**EXERCISE BRIEF**. Check each line below for the word "INTEGER", and copy those that have it.

── DATASET RECORDS ──

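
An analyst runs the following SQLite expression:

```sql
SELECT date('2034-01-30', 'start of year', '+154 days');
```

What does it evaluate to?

`start of year` rewinds 2034-01-30 to 2034-01-01.
Applying '+154 days' to 2034-01-01: counting 154 days forward gives 2034-06-04.

2034-06-04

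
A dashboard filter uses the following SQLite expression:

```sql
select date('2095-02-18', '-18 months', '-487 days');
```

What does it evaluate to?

Adding -18 months to 2095-02-18 gives 2093-08-18.
Applying '-487 days' to 2093-08-18: counting 487 days back gives 2092-04-18.

2092-04-18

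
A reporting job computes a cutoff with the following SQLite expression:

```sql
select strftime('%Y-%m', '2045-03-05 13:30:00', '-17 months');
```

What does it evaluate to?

2043-10

First apply '-17 months': 2045-03-05 13:30:00 → 2043-10-05 13:30:00.
`%Y-%m` extracts the year-month: 2043-10.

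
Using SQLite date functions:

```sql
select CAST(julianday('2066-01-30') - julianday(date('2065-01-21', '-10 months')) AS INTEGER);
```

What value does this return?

Adding -10 months to 2065-01-21 gives 2064-03-21.
10 days remain in March 2064 after the 21st (31 − 21).
Full months from April 2064 through December 2065 contribute their day counts.
Then 30 days into January 2066.
Total: 10 + 30 + 31 + 30 + 31 + 31 + 30 + 31 + 30 + 31 + 31 + 28 + 31 + 30 + 31 + 30 + 31 + 31 + 30 + 31 + 30 + 31 + 30 = 680.

680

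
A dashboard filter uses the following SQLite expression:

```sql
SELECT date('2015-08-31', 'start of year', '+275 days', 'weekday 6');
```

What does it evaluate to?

2015-10-03

`start of year` rewinds 2015-08-31 to 2015-01-01.
Applying '+275 days' to 2015-01-01: counting 275 days forward gives 2015-10-03.
`weekday 6` advances to the next Saturday; 2015-10-03 is already a Saturday, so it stays at 2015-10-03.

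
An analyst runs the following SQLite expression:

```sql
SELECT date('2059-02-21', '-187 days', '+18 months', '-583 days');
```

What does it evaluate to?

2058-07-15

Applying '-187 days' to 2059-02-21: counting 187 days back gives 2058-08-18.
Adding +18 months to 2058-08-18 gives 2060-02-18.
Applying '-583 days' to 2060-02-18: counting 583 days back gives 2058-07-15.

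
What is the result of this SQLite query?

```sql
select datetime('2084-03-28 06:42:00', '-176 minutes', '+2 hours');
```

2084-03-28 05:46:00

176 minutes = 2h 56m; -176 minutes from 2084-03-28 06:42:00 is 2084-03-28 03:46:00.
+2 hours from 2084-03-28 03:46:00 is 2084-03-28 05:46:00.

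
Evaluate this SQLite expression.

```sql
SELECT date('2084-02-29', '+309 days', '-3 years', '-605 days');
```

Applying '+309 days' to 2084-02-29: counting 309 days forward gives 2085-01-03.
Adding -3 years to 2085-01-03 gives 2082-01-03.
Applying '-605 days' to 2082-01-03: counting 605 days back gives 2080-05-08.

2080-05-08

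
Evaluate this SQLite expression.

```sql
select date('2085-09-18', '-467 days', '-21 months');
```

Applying '-467 days' to 2085-09-18: counting 467 days back gives 2084-06-08.
Adding -21 months to 2084-06-08 gives 2082-09-08.

2082-09-08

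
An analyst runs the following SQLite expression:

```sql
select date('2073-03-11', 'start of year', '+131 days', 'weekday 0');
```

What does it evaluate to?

`start of year` rewinds 2073-03-11 to 2073-01-01.
Applying '+131 days' to 2073-01-01: counting 131 days forward gives 2073-05-12.
`weekday 0` advances to the next Sunday; 2073-05-12 is a Friday, so it moves forward to 2073-05-14.

2073-05-14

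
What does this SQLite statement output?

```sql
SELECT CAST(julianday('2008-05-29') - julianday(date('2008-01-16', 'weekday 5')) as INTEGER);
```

132

`weekday 5` advances to the next Friday; 2008-01-16 is a Wednesday, so it moves forward to 2008-01-18.
13 days remain in January 2008 after the 18th (31 − 18).
February 2008: 29 days (leap year).
March 2008: 31 days.
April 2008: 30 days.
Then 29 days into May 2008.
Total: 13 + 29 + 31 + 30 + 29 = 132.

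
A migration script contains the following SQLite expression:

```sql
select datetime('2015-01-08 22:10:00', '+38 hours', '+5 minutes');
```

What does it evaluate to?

2015-01-10 12:15:00

+38 hours from 2015-01-08 22:10:00 is 2015-01-10 12:10:00 (crosses midnight).
+5 minutes from 2015-01-10 12:10:00 is 2015-01-10 12:15:00.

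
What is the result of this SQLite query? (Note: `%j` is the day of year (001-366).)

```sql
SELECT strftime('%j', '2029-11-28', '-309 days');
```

023

First apply '-309 days': 2029-11-28 → 2029-01-23.
Day-of-year for 2029-01-23: days since 2029-01-01 inclusive = 23, zero-padded to 023.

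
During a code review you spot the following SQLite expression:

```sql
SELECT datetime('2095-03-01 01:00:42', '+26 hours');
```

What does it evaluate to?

+26 hours from 2095-03-01 01:00:42 is 2095-03-02 03:00:42 (crosses midnight).

2095-03-02 03:00:42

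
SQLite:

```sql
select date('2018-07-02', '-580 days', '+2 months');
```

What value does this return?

Applying '-580 days' to 2018-07-02: counting 580 days back gives 2016-11-29.
Adding +2 months to 2016-11-29 gives 2017-01-29.

2017-01-29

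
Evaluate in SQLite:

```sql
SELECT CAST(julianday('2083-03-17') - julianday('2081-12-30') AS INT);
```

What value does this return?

1 day remains in December 2081 after the 30th (31 − 30).
Full months from January 2082 through February 2083 contribute their day counts.
Then 17 days into March 2083.
Total: 1 + 31 + 28 + 31 + 30 + 31 + 30 + 31 + 31 + 30 + 31 + 30 + 31 + 31 + 28 + 17 = 442.

442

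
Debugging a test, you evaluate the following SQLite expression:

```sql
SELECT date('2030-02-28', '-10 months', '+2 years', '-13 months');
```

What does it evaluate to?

Adding -10 months to 2030-02-28 gives 2029-04-28.
Adding +2 years to 2029-04-28 gives 2031-04-28.
Adding -13 months to 2031-04-28 gives 2030-03-28.

2030-03-28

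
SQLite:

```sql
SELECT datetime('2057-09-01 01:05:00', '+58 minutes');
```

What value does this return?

2057-09-01 02:03:00

+58 minutes from 2057-09-01 01:05:00 is 2057-09-01 02:03:00.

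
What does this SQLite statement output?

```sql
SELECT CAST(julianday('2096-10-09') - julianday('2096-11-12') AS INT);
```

22 days remain in October 2096 after the 9th (31 − 9).
Then 12 days into November 2096.
Total: 22 + 12 = 34.
The subtraction is earlier − later, so the result is −34 → -34.

-34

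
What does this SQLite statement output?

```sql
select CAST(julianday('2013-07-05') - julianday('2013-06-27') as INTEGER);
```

8

3 days remain in June 2013 after the 27th (30 − 27).
Then 5 days into July 2013.
Total: 3 + 5 = 8.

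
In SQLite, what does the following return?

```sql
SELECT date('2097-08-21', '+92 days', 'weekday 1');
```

Applying '+92 days' to 2097-08-21: counting 92 days forward gives 2097-11-21.
`weekday 1` advances to the next Monday; 2097-11-21 is a Thursday, so it moves forward to 2097-11-25.

2097-11-25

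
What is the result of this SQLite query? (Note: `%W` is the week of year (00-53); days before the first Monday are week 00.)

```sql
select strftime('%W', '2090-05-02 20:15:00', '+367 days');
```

18

First apply '+367 days': 2090-05-02 20:15:00 → 2091-05-04 20:15:00.
2091-05-04 is a Friday. SQLite's %W counts Mondays since the year started; the result is 18.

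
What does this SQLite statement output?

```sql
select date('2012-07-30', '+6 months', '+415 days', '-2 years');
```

Adding +6 months to 2012-07-30 gives 2013-01-30.
Applying '+415 days' to 2013-01-30: counting 415 days forward gives 2014-03-21.
Adding -2 years to 2014-03-21 gives 2012-03-21.

2012-03-21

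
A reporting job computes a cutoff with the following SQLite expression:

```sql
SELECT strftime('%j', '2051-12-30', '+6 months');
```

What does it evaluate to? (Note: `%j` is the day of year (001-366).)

182

First apply '+6 months': 2051-12-30 → 2052-06-30.
Day-of-year for 2052-06-30: days since 2052-01-01 inclusive = 182, zero-padded to 182.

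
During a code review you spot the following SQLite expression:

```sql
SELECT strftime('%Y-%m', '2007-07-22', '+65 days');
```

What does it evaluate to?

2007-09

First apply '+65 days': 2007-07-22 → 2007-09-25.
`%Y-%m` extracts the year-month: 2007-09.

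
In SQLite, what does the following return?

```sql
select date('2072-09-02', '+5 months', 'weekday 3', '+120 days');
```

Adding +5 months to 2072-09-02 gives 2073-02-02.
`weekday 3` advances to the next Wednesday; 2073-02-02 is a Thursday, so it moves forward to 2073-02-08.
Applying '+120 days' to 2073-02-08: counting 120 days forward gives 2073-06-08.

2073-06-08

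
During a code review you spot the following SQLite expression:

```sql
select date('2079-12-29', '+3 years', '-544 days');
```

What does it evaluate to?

Adding +3 years to 2079-12-29 gives 2082-12-29.
Applying '-544 days' to 2082-12-29: counting 544 days back gives 2081-07-03.

2081-07-03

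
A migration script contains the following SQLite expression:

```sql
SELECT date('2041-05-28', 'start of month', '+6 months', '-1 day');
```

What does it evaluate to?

2041-10-31

`start of month` rewinds 2041-05-28 to 2041-05-01.
Adding +6 months to 2041-05-01 gives 2041-11-01.
Going back 1 day from 2041-11-01 reaches 2041-10-31 (last day of October, 31 days).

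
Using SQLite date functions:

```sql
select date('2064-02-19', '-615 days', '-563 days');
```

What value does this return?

2060-11-28

Applying '-615 days' to 2064-02-19: counting 615 days back gives 2062-06-14.
Applying '-563 days' to 2062-06-14: counting 563 days back gives 2060-11-28.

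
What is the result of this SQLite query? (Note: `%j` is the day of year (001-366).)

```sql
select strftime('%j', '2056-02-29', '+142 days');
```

First apply '+142 days': 2056-02-29 → 2056-07-20.
Day-of-year for 2056-07-20: days since 2056-01-01 inclusive = 202, zero-padded to 202.

202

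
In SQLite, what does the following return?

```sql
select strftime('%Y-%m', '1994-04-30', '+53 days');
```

1994-06

First apply '+53 days': 1994-04-30 → 1994-06-22.
`%Y-%m` extracts the year-month: 1994-06.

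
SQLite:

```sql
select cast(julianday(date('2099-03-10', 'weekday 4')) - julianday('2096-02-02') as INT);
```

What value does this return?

1134

`weekday 4` advances to the next Thursday; 2099-03-10 is a Tuesday, so it moves forward to 2099-03-12.
27 days remain in February 2096 after the 2nd (29 − 2).
Full months from March 2096 through February 2099 contribute their day counts.
Then 12 days into March 2099.
Total: 27 + 31 + 30 + 31 + 30 + 31 + 31 + 30 + 31 + 30 + 31 + 31 + 28 + 31 + 30 + 31 + 30 + 31 + 31 + 30 + 31 + 30 + 31 + 31 + 28 + 31 + 30 + 31 + 30 + 31 + 31 + 30 + 31 + 30 + 31 + 31 + 28 + 12 = 1134.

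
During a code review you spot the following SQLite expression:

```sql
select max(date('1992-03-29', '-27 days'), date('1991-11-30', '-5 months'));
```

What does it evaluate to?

1992-03-02

date('1992-03-29', '-27 days') → 1992-03-02.
date('1991-11-30', '-5 months') → 1991-06-30.
Later of the two is 1992-03-02.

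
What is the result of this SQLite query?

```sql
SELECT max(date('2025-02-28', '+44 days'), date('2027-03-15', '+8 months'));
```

2027-11-15

date('2025-02-28', '+44 days') → 2025-04-13.
date('2027-03-15', '+8 months') → 2027-11-15.
Later of the two is 2027-11-15.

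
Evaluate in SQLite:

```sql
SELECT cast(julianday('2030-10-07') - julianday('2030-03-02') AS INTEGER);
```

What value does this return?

219

29 days remain in March 2030 after the 2nd (31 − 2).
Full months from April 2030 through September 2030 contribute their day counts.
Then 7 days into October 2030.
Total: 29 + 30 + 31 + 30 + 31 + 31 + 30 + 7 = 219.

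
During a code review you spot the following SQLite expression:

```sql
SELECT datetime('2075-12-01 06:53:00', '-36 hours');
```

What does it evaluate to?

-36 hours from 2075-12-01 06:53:00 is 2075-11-29 18:53:00 (crosses midnight).

2075-11-29 18:53:00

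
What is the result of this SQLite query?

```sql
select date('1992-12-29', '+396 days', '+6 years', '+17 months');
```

2001-06-29

Applying '+396 days' to 1992-12-29: counting 396 days forward gives 1994-01-29.
Adding +6 years to 1994-01-29 gives 2000-01-29.
Adding +17 months to 2000-01-29 gives 2001-06-29.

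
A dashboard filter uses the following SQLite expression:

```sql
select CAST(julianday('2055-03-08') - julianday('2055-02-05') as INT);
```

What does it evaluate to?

31

23 days remain in February 2055 after the 5th (28 − 5).
Then 8 days into March 2055.
Total: 23 + 8 = 31.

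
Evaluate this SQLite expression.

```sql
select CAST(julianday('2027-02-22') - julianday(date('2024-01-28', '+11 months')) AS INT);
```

Adding +11 months to 2024-01-28 gives 2024-12-28.
3 days remain in December 2024 after the 28th (31 − 28).
Full months from January 2025 through January 2027 contribute their day counts.
Then 22 days into February 2027.
Total: 3 + 31 + 28 + 31 + 30 + 31 + 30 + 31 + 31 + 30 + 31 + 30 + 31 + 31 + 28 + 31 + 30 + 31 + 30 + 31 + 31 + 30 + 31 + 30 + 31 + 31 + 22 = 786.

786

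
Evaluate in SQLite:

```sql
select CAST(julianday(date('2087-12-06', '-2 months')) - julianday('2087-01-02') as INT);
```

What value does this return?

Adding -2 months to 2087-12-06 gives 2087-10-06.
29 days remain in January 2087 after the 2nd (31 − 2).
Full months from February 2087 through September 2087 contribute their day counts.
Then 6 days into October 2087.
Total: 29 + 28 + 31 + 30 + 31 + 30 + 31 + 31 + 30 + 6 = 277.

277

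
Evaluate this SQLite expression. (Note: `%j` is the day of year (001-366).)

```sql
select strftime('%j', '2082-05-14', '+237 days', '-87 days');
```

First apply '+237 days', '-87 days': 2082-05-14 → 2082-10-11.
Day-of-year for 2082-10-11: days since 2082-01-01 inclusive = 284, zero-padded to 284.

284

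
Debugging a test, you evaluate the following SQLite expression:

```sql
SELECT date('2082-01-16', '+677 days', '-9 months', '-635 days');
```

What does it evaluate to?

Applying '+677 days' to 2082-01-16: counting 677 days forward gives 2083-11-24.
Adding -9 months to 2083-11-24 gives 2083-02-24.
Applying '-635 days' to 2083-02-24: counting 635 days back gives 2081-05-30.

2081-05-30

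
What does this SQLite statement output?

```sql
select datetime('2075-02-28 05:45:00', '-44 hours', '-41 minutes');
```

2075-02-26 09:04:00

-44 hours from 2075-02-28 05:45:00 is 2075-02-26 09:45:00 (crosses midnight).
-41 minutes from 2075-02-26 09:45:00 is 2075-02-26 09:04:00.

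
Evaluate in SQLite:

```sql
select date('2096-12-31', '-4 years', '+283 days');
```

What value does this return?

Adding -4 years to 2096-12-31 gives 2092-12-31.
Applying '+283 days' to 2092-12-31: counting 283 days forward gives 2093-10-10.

2093-10-10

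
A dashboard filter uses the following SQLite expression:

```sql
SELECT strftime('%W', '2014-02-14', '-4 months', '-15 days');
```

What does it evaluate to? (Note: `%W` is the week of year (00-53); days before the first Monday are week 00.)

First apply '-4 months', '-15 days': 2014-02-14 → 2013-09-29.
2013-09-29 is a Sunday. SQLite's %W counts Mondays since the year started; the result is 38.

38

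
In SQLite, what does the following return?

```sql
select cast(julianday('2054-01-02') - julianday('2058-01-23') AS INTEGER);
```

29 days remain in January 2054 after the 2nd (31 − 2).
Full months from February 2054 through December 2057 contribute their day counts.
Then 23 days into January 2058.
Total: 29 + 28 + 31 + 30 + 31 + 30 + 31 + 31 + 30 + 31 + 30 + 31 + 31 + 28 + 31 + 30 + 31 + 30 + 31 + 31 + 30 + 31 + 30 + 31 + 31 + 29 + 31 + 30 + 31 + 30 + 31 + 31 + 30 + 31 + 30 + 31 + 31 + 28 + 31 + 30 + 31 + 30 + 31 + 31 + 30 + 31 + 30 + 31 + 23 = 1482.
The subtraction is earlier − later, so the result is −1482 → -1482.

-1482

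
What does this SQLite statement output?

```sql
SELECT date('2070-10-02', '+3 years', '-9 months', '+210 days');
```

2073-07-31

Adding +3 years to 2070-10-02 gives 2073-10-02.
Adding -9 months to 2073-10-02 gives 2073-01-02.
Applying '+210 days' to 2073-01-02: counting 210 days forward gives 2073-07-31.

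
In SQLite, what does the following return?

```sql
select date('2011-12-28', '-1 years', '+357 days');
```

Adding -1 year to 2011-12-28 gives 2010-12-28.
Applying '+357 days' to 2010-12-28: counting 357 days forward gives 2011-12-20.

2011-12-20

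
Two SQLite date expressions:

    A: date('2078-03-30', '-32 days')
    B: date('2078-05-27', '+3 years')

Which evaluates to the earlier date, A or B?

A

A = 2078-02-26.
B = 2081-05-27.
A is earlier.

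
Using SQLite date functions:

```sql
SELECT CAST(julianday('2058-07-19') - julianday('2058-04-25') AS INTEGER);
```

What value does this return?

5 days remain in April 2058 after the 25th (30 − 25).
May 2058: 31 days.
June 2058: 30 days.
Then 19 days into July 2058.
Total: 5 + 31 + 30 + 19 = 85.

85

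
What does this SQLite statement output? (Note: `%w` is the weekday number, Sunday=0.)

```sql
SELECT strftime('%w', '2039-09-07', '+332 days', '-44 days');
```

First apply '+332 days', '-44 days': 2039-09-07 → 2040-06-21.
2040-06-21 is a Thursday; with Sunday=0 that is 4.

4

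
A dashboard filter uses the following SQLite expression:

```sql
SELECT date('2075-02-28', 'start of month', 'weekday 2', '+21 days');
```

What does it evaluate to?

`start of month` rewinds 2075-02-28 to 2075-02-01.
`weekday 2` advances to the next Tuesday; 2075-02-01 is a Friday, so it moves forward to 2075-02-05.
Advancing 21 more days within February lands on 2075-02-26.

2075-02-26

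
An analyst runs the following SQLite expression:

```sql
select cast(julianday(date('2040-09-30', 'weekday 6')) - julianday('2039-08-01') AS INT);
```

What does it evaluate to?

432

`weekday 6` advances to the next Saturday; 2040-09-30 is a Sunday, so it moves forward to 2040-10-06.
30 days remain in August 2039 after the 1st (31 − 1).
Full months from September 2039 through September 2040 contribute their day counts.
Then 6 days into October 2040.
Total: 30 + 30 + 31 + 30 + 31 + 31 + 29 + 31 + 30 + 31 + 30 + 31 + 31 + 30 + 6 = 432.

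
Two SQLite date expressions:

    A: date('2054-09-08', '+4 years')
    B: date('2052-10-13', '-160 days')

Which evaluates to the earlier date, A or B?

A = 2058-09-08.
B = 2052-05-06.
B is earlier.

B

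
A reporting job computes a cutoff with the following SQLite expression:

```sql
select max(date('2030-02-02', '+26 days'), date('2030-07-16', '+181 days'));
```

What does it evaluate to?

date('2030-02-02', '+26 days') → 2030-02-28.
date('2030-07-16', '+181 days') → 2031-01-13.
Later of the two is 2031-01-13.

2031-01-13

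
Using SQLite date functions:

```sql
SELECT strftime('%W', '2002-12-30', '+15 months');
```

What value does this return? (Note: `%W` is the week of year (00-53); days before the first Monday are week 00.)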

───

**EXERCISE RESULT**.
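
select CAST(julianday('2066-01-30') - julianday(date('2065-01-21', '-10 months')) AS INTEGER);
SELECT CAST(julianday('2008-05-29') - julianday(date('2008-01-16', 'weekday 5')) as INTEGER);
select CAST(julianday('2013-07-05') - julianday('2013-06-27') as INTEGER);
SELECT cast(julianday('2030-10-07') - julianday('2030-03-02') AS INTEGER);
select cast(julianday('2054-01-02') - julianday('2058-01-23') AS INTEGER);
SELECT CAST(julianday('2058-07-19') - julianday('2058-04-25') AS INTEGER);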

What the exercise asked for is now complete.